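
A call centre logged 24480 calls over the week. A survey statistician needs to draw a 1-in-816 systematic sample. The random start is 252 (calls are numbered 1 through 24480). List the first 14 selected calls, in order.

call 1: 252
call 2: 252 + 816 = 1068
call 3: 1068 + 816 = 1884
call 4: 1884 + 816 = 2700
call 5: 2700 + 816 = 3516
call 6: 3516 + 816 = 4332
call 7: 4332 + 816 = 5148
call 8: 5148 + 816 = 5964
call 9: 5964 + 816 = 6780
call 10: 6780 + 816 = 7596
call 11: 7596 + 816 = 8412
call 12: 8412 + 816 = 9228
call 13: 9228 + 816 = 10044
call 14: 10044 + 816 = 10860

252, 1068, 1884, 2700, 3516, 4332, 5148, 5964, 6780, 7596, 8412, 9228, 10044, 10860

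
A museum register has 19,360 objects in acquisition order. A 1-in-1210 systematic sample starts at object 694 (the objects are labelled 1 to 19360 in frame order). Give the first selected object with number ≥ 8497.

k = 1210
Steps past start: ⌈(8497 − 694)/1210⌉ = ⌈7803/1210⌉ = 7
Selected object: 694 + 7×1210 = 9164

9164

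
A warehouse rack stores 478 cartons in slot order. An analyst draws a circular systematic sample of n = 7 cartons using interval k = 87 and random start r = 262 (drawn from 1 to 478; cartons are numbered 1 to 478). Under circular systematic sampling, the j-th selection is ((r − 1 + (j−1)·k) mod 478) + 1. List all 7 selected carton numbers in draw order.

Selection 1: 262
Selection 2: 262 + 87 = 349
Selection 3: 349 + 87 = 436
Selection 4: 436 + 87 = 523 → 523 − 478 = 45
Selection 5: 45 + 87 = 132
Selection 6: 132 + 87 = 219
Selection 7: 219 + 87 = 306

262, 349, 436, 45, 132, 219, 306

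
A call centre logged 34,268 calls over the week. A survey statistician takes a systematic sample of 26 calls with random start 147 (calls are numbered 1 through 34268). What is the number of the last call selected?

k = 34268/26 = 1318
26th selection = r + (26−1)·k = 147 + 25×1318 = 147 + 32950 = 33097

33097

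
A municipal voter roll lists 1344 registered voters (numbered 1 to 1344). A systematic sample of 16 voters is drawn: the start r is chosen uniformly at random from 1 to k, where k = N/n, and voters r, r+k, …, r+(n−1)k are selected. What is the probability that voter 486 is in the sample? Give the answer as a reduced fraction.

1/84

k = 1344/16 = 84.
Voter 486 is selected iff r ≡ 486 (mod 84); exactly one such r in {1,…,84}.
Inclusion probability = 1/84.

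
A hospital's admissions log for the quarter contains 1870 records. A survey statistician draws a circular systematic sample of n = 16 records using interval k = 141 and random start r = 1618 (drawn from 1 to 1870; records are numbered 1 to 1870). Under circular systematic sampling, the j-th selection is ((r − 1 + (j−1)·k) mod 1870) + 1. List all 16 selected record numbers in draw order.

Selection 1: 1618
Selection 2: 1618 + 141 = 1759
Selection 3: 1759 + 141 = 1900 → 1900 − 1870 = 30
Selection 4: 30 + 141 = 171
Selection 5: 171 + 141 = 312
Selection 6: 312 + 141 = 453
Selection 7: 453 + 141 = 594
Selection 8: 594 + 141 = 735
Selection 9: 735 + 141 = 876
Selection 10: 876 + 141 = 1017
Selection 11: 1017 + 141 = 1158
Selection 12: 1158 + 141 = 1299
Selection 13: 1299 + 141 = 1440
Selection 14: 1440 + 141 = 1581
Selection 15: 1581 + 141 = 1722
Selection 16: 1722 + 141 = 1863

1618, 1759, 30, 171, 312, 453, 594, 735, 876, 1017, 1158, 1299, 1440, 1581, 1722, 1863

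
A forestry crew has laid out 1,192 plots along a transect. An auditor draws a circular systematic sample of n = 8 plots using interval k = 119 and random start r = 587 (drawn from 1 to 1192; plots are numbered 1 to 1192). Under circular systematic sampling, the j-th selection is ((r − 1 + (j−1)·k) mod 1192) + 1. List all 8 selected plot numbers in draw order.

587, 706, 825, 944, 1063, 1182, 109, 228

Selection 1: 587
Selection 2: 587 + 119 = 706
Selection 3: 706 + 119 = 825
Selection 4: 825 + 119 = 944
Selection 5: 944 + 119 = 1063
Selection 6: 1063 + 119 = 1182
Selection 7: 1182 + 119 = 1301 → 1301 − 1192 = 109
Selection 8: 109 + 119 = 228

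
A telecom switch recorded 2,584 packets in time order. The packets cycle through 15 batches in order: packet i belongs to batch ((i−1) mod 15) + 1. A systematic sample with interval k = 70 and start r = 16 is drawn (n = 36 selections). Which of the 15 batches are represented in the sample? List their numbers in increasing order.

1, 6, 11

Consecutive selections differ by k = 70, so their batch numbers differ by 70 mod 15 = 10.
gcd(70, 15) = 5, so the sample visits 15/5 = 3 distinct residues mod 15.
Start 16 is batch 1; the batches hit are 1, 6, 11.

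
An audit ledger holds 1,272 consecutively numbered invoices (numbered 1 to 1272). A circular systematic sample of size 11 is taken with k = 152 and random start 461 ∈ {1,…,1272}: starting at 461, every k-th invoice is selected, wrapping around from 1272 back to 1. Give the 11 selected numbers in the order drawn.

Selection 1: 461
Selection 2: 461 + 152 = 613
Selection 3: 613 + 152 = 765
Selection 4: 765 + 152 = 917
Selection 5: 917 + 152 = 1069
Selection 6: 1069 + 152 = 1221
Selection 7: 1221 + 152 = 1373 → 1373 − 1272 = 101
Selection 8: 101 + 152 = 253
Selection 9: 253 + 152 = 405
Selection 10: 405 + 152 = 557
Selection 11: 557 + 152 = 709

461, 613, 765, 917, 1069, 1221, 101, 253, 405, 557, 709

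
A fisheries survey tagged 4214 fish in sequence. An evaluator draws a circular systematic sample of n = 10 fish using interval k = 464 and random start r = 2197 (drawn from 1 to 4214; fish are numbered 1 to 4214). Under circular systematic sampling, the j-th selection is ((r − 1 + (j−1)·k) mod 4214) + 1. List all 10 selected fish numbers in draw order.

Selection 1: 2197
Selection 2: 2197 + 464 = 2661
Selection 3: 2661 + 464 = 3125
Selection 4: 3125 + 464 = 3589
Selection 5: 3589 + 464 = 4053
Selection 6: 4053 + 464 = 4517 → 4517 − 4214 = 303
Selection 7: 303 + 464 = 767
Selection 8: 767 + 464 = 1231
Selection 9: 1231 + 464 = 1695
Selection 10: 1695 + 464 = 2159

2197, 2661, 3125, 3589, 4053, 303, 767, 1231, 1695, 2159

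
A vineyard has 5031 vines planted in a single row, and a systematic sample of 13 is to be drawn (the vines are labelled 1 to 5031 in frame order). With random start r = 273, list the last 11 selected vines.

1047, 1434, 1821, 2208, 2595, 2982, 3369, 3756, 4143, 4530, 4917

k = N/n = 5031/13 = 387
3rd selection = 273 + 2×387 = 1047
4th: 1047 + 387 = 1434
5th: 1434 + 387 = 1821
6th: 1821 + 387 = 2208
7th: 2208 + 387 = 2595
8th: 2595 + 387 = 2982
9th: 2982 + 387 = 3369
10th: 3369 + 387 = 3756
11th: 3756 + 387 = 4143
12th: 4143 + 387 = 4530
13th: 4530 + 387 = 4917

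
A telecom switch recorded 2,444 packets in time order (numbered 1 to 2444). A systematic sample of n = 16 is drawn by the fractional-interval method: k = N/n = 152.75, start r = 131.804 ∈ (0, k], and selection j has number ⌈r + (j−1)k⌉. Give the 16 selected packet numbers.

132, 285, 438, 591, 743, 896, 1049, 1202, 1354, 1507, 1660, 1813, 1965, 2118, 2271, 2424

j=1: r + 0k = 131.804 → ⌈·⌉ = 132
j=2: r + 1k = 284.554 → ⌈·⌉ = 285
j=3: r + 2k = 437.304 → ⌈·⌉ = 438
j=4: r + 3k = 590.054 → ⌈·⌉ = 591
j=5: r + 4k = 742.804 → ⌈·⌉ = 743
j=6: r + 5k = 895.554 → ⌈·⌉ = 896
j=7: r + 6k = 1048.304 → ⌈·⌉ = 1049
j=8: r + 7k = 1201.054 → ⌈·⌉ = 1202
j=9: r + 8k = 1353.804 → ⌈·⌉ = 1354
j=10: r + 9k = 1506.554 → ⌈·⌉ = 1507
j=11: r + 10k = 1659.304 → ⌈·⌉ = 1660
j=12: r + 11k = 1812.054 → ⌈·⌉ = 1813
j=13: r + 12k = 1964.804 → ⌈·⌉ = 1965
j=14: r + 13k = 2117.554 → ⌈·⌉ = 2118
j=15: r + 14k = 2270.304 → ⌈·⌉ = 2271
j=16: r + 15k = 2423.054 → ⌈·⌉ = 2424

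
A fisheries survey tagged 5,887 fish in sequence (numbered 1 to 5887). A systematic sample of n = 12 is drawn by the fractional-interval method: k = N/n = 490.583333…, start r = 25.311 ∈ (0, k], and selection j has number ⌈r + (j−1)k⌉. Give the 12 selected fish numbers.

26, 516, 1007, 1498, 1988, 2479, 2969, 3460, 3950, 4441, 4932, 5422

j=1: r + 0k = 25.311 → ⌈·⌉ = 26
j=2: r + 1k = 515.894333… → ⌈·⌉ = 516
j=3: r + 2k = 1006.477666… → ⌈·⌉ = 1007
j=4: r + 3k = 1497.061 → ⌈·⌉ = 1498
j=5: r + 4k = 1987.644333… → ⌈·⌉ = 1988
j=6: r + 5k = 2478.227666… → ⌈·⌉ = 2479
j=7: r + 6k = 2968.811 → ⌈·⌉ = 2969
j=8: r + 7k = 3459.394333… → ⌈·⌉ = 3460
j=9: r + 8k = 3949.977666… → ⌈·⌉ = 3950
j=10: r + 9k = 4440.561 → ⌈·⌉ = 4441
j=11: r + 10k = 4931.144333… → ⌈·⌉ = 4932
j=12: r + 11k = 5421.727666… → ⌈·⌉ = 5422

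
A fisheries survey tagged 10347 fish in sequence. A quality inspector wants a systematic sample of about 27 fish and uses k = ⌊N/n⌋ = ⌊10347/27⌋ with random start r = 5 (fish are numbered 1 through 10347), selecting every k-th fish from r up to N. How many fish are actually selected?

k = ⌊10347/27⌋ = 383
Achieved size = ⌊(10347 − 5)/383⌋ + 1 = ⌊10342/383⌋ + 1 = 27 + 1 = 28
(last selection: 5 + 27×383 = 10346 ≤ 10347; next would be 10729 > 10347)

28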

────────────────────────────────────────

Your answer must be the lines from the one that contains "A fisheries survey tagged 5,887" through the last line of the entries above, copied exactly, with no other lines.

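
A fisheries survey tagged 5,887 fish in sequence (numbered 1 to 5887). A systematic sample of n = 12 is drawn by the fractional-interval method: k = N/n = 490.583333…, start r = 25.311 ∈ (0, k], and selection j has number ⌈r + (j−1)k⌉. Give the 12 selected fish numbers.

26, 516, 1007, 1498, 1988, 2479, 2969, 3460, 3950, 4441, 4932, 5422

j=1: r + 0k = 25.311 → ⌈·⌉ = 26
j=2: r + 1k = 515.894333… → ⌈·⌉ = 516
j=3: r + 2k = 1006.477666… → ⌈·⌉ = 1007
j=4: r + 3k = 1497.061 → ⌈·⌉ = 1498
j=5: r + 4k = 1987.644333… → ⌈·⌉ = 1988
j=6: r + 5k = 2478.227666… → ⌈·⌉ = 2479
j=7: r + 6k = 2968.811 → ⌈·⌉ = 2969
j=8: r + 7k = 3459.394333… → ⌈·⌉ = 3460
j=9: r + 8k = 3949.977666… → ⌈·⌉ = 3950
j=10: r + 9k = 4440.561 → ⌈·⌉ = 4441
j=11: r + 10k = 4931.144333… → ⌈·⌉ = 4932
j=12: r + 11k = 5421.727666… → ⌈·⌉ = 5422

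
A fisheries survey tagged 10347 fish in sequence. A quality inspector wants a systematic sample of about 27 fish and uses k = ⌊N/n⌋ = ⌊10347/27⌋ with random start r = 5 (fish are numbered 1 through 10347), selecting every k-th fish from r up to N. How many fish are actually selected?

k = ⌊10347/27⌋ = 383
Achieved size = ⌊(10347 − 5)/383⌋ + 1 = ⌊10342/383⌋ + 1 = 27 + 1 = 28
(last selection: 5 + 27×383 = 10346 ≤ 10347; next would be 10729 > 10347)

28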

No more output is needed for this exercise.